[Your instructions] Once every line holding "functional" in the listing below has been found, give their number and nothing more.

[Dataset records]
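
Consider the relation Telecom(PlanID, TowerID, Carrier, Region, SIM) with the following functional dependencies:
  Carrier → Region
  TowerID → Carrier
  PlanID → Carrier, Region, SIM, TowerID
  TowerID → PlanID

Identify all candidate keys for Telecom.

{PlanID} is a candidate key since {PlanID}⁺ = {Carrier, PlanID, Region, SIM, TowerID} covers every attribute.
{TowerID} is a candidate key since {TowerID}⁺ = {Carrier, PlanID, Region, SIM, TowerID} covers every attribute.
Any other superkey properly contains one of these, so there are no further candidate keys.

{PlanID}, {TowerID}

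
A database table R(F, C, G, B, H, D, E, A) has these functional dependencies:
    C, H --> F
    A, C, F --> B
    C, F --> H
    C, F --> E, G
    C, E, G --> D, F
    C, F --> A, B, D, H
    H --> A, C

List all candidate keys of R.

{C, E, G}, {C, F}, {H}

{H}⁺ = {A, B, C, D, E, F, G, H}, which is every attribute, so {H} is a candidate key.
{C, F}⁺ = {A, B, C, D, E, F, G, H}, which is every attribute, so {C, F} is a candidate key.
{C, E, G}⁺ = {A, B, C, D, E, F, G, H}, which is every attribute, so {C, E, G} is a candidate key.
Any other superkey properly contains one of these, so there are no further candidate keys.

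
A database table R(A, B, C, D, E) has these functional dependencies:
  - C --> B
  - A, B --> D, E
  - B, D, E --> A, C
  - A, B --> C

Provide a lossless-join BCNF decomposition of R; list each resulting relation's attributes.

Candidate keys of the original relation: {A, B}, {A, C}, {B, D, E}, {C, D, E}.
Within {A, B, C, D, E}: {C}⁺ ∩ {A, B, C, D, E} = {B, C}, not the whole set, so C --> B violates BCNF; decompose into {B, C} and {A, C, D, E}.
{B, C}: every determinant is a superkey — BCNF.
{A, C, D, E}: every determinant is a superkey — BCNF.

{A, C, D, E}; {B, C}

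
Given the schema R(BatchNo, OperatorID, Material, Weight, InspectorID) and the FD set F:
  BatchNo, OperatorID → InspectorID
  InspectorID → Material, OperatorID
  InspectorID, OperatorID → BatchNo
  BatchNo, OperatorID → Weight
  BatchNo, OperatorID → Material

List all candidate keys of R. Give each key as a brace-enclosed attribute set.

{BatchNo, OperatorID}, {InspectorID}

{InspectorID}⁺ = {BatchNo, InspectorID, Material, OperatorID, Weight}, which is every attribute, so {InspectorID} is a candidate key.
{BatchNo, OperatorID}⁺ = {BatchNo, InspectorID, Material, OperatorID, Weight}, which is every attribute, so {BatchNo, OperatorID} is a candidate key.
These are minimal and exhaustive — every other superkey contains one of them.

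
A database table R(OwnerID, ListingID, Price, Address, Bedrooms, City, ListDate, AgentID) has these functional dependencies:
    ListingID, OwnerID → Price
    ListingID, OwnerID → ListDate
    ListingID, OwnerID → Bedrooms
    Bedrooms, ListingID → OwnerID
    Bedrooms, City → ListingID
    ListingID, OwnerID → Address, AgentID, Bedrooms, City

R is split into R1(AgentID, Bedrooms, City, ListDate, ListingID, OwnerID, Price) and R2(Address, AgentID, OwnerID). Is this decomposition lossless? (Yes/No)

The shared attributes are {AgentID, OwnerID} and {AgentID, OwnerID}⁺ = {AgentID, OwnerID}.
Neither R1 nor R2 is contained in that closure, so the decomposition is lossy.

No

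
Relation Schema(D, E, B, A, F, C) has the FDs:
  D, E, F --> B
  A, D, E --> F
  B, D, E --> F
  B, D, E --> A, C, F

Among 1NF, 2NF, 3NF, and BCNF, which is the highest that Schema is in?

Candidate keys: {A, D, E}, {B, D, E}, {D, E, F}. Prime attributes: {A, B, D, E, F}.
Each dependency's left side is a superkey — BCNF holds.

BCNF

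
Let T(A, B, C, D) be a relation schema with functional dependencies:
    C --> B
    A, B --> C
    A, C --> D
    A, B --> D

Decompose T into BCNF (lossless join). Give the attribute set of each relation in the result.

Candidate keys of the original relation: {A, B}, {A, C}.
Within {A, B, C, D}: {C}⁺ ∩ {A, B, C, D} = {B, C}, not the whole set, so C --> B violates BCNF; decompose into {B, C} and {A, C, D}.
{B, C} has no BCNF violation.
{A, C, D} has no BCNF violation.

{A, C, D}; {B, C}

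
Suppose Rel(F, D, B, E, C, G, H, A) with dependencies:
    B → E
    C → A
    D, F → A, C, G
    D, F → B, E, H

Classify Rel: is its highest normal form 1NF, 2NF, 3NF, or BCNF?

2NF

Candidate key: {D, F}. Prime attributes: {D, F}.
For B → E we have {B}⁺ = {B, E}; {B} is not a superkey, so BCNF fails.
B → E has non-prime {E} on the right and a non-superkey on the left, so 3NF fails.
Checking every proper subset of each key, none determines a non-prime attribute — 2NF is satisfied.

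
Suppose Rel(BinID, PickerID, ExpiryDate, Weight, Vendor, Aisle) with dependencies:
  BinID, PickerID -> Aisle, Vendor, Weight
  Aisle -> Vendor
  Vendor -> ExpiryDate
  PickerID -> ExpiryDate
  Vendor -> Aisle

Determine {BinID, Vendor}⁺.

Start with {BinID, Vendor}.
Vendor -> ExpiryDate applies; add {ExpiryDate} → now {BinID, ExpiryDate, Vendor}.
Vendor -> Aisle applies; add {Aisle} → now {Aisle, BinID, ExpiryDate, Vendor}.
No further FD applies.

{Aisle, BinID, ExpiryDate, Vendor}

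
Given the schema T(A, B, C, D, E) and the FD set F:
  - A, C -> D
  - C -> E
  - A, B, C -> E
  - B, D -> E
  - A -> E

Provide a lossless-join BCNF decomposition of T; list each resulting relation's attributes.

Candidate key of the original relation: {A, B, C}.
{A, B, C, D, E}: {A, C} determines {A, C, D, E} here but is not a superkey — split on A, C -> D, E, giving {A, C, D, E} and {A, B, C}.
{A, C, D, E}: {C} determines {C, E} here but is not a superkey — split on C -> E, giving {C, E} and {A, C, D}.
{C, E}: every determinant is a superkey — BCNF.
{A, C, D}: every determinant is a superkey — BCNF.
{A, B, C}: every determinant is a superkey — BCNF.

{A, B, C}; {A, C, D}; {C, E}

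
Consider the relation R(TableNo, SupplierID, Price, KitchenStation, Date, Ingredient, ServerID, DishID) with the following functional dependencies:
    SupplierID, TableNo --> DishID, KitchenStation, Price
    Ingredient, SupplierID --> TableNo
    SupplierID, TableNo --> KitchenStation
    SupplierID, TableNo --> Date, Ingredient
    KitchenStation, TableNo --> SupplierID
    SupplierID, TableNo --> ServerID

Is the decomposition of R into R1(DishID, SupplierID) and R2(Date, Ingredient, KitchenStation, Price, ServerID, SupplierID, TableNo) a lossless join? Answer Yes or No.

Common attributes: {SupplierID}; their closure is {SupplierID}.
The closure covers neither R1 nor R2 entirely; the join is not lossless.

No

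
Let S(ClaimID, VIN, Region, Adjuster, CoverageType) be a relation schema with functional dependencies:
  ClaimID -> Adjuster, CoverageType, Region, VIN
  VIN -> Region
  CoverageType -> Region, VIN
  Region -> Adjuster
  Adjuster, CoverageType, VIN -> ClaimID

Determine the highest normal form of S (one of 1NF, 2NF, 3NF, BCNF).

Candidate keys: {ClaimID}, {CoverageType}. Prime attributes: {ClaimID, CoverageType}.
VIN -> Region: {VIN}⁺ = {Adjuster, Region, VIN}, which is not all of the attributes, so the left side is not a superkey — BCNF is violated.
Because {Region} is non-prime and the left side of VIN -> Region is not a superkey, the relation is not in 3NF.
All keys have size 1, which rules out partial dependencies — 2NF is satisfied.

2NF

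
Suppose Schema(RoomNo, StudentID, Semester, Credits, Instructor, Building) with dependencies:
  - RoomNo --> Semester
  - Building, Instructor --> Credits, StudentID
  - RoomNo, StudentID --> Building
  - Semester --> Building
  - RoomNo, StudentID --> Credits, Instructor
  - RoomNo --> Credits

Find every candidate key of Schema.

{Instructor, RoomNo}, {RoomNo, StudentID}

Attributes never on any right-hand side: {RoomNo} — every candidate key must contain it.
{Instructor, RoomNo} is a candidate key since {Instructor, RoomNo}⁺ = {Building, Credits, Instructor, RoomNo, Semester, StudentID} covers every attribute.
{RoomNo, StudentID} is a candidate key since {RoomNo, StudentID}⁺ = {Building, Credits, Instructor, RoomNo, Semester, StudentID} covers every attribute.
No proper subset of any of these is a key, and no other minimal superkey exists.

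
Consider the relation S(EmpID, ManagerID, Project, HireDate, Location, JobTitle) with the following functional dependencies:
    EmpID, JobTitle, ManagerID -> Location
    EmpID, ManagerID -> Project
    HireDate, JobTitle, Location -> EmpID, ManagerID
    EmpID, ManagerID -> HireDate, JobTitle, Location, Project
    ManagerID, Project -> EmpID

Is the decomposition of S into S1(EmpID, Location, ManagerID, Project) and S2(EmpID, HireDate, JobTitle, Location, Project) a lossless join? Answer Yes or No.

The shared attributes are {EmpID, Location, Project} and {EmpID, Location, Project}⁺ = {EmpID, Location, Project}.
The closure covers neither S1 nor S2 entirely; the join is not lossless.

No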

[Your solution] 8